- ASSIGNED TASK
Below is a set of records. Repeat all of them exactly.

- INPUT DATA
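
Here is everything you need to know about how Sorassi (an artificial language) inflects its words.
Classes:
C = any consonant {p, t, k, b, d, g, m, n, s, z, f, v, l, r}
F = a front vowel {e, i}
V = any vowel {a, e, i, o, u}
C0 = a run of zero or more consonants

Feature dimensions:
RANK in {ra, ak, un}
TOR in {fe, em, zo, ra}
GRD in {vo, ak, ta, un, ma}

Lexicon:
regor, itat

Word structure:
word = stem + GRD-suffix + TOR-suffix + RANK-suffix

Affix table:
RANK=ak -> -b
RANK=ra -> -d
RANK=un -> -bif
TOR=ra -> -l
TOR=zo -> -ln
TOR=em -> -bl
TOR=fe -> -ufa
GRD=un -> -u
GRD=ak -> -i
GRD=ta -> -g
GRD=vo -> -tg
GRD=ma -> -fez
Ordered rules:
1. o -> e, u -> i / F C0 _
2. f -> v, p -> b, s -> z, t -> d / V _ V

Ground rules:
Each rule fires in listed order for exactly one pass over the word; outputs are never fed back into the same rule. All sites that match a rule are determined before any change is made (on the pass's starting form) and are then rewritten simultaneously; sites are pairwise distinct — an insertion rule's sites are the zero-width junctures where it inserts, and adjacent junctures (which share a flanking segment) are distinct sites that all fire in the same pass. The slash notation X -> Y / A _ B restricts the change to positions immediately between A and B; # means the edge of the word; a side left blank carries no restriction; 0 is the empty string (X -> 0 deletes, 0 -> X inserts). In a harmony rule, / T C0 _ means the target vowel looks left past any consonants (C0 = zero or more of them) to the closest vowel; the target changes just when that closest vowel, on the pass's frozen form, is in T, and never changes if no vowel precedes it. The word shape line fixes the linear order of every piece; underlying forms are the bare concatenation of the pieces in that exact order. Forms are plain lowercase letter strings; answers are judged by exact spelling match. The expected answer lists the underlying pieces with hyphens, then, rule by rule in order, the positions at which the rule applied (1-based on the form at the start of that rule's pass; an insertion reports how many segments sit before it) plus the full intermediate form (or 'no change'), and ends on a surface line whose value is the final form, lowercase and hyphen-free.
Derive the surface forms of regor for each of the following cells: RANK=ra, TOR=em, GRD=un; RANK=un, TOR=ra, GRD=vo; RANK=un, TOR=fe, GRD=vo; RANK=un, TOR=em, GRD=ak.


cell RANK=ra, TOR=em, GRD=un:
underlying: regor-u-bl-d
1. o -> e, u -> i / F C0 _: fires at position(s) 4: regerubld
2. f -> v, p -> b, s -> z, t -> d / V _ V: no change
surface: regerubld

cell RANK=un, TOR=ra, GRD=vo:
underlying: regor-tg-l-bif
1. o -> e, u -> i / F C0 _: fires at position(s) 4: regertglbif
2. f -> v, p -> b, s -> z, t -> d / V _ V: no change
surface: regertglbif

cell RANK=un, TOR=fe, GRD=vo:
underlying: regor-tg-ufa-bif
1. o -> e, u -> i / F C0 _: fires at position(s) 4: regertgufabif
2. f -> v, p -> b, s -> z, t -> d / V _ V: fires at position(s) 9: regertguvabif
surface: regertguvabif

cell RANK=un, TOR=em, GRD=ak:
underlying: regor-i-bl-bif
1. o -> e, u -> i / F C0 _: fires at position(s) 4: regeriblbif
2. f -> v, p -> b, s -> z, t -> d / V _ V: no change
surface: regeriblbif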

- RESPONSE BOX
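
Here is everything you need to know about how Sorassi (an artificial language) inflects its words.
Classes:
C = any consonant {p, t, k, b, d, g, m, n, s, z, f, v, l, r}
F = a front vowel {e, i}
V = any vowel {a, e, i, o, u}
C0 = a run of zero or more consonants

Feature dimensions:
RANK in {ra, ak, un}
TOR in {fe, em, zo, ra}
GRD in {vo, ak, ta, un, ma}

Lexicon:
regor, itat

Word structure:
word = stem + GRD-suffix + TOR-suffix + RANK-suffix

Affix table:
RANK=ak -> -b
RANK=ra -> -d
RANK=un -> -bif
TOR=ra -> -l
TOR=zo -> -ln
TOR=em -> -bl
TOR=fe -> -ufa
GRD=un -> -u
GRD=ak -> -i
GRD=ta -> -g
GRD=vo -> -tg
GRD=ma -> -fez
Ordered rules:
1. o -> e, u -> i / F C0 _
2. f -> v, p -> b, s -> z, t -> d / V _ V

Ground rules:
Each rule fires in listed order for exactly one pass over the word; outputs are never fed back into the same rule. All sites that match a rule are determined before any change is made (on the pass's starting form) and are then rewritten simultaneously; sites are pairwise distinct — an insertion rule's sites are the zero-width junctures where it inserts, and adjacent junctures (which share a flanking segment) are distinct sites that all fire in the same pass. The slash notation X -> Y / A _ B restricts the change to positions immediately between A and B; # means the edge of the word; a side left blank carries no restriction; 0 is the empty string (X -> 0 deletes, 0 -> X inserts). In a harmony rule, / T C0 _ means the target vowel looks left past any consonants (C0 = zero or more of them) to the closest vowel; the target changes just when that closest vowel, on the pass's frozen form, is in T, and never changes if no vowel precedes it. The word shape line fixes the linear order of every piece; underlying forms are the bare concatenation of the pieces in that exact order. Forms are plain lowercase letter strings; answers are judged by exact spelling match. The expected answer lists the underlying pieces with hyphens, then, rule by rule in order, the positions at which the rule applied (1-based on the form at the start of that rule's pass; an insertion reports how many segments sit before it) plus the full intermediate form (or 'no change'), and ends on a surface line whose value is the final form, lowercase and hyphen-free.
Derive the surface forms of regor for each of the following cells: RANK=ra, TOR=em, GRD=un; RANK=un, TOR=ra, GRD=vo; RANK=un, TOR=fe, GRD=vo; RANK=un, TOR=em, GRD=ak.


cell RANK=ra, TOR=em, GRD=un:
underlying: regor-u-bl-d
1. o -> e, u -> i / F C0 _: fires at position(s) 4: regerubld
2. f -> v, p -> b, s -> z, t -> d / V _ V: no change
surface: regerubld

cell RANK=un, TOR=ra, GRD=vo:
underlying: regor-tg-l-bif
1. o -> e, u -> i / F C0 _: fires at position(s) 4: regertglbif
2. f -> v, p -> b, s -> z, t -> d / V _ V: no change
surface: regertglbif

cell RANK=un, TOR=fe, GRD=vo:
underlying: regor-tg-ufa-bif
1. o -> e, u -> i / F C0 _: fires at position(s) 4: regertgufabif
2. f -> v, p -> b, s -> z, t -> d / V _ V: fires at position(s) 9: regertguvabif
surface: regertguvabif

cell RANK=un, TOR=em, GRD=ak:
underlying: regor-i-bl-bif
1. o -> e, u -> i / F C0 _: fires at position(s) 4: regeriblbif
2. f -> v, p -> b, s -> z, t -> d / V _ V: no change
surface: regeriblbif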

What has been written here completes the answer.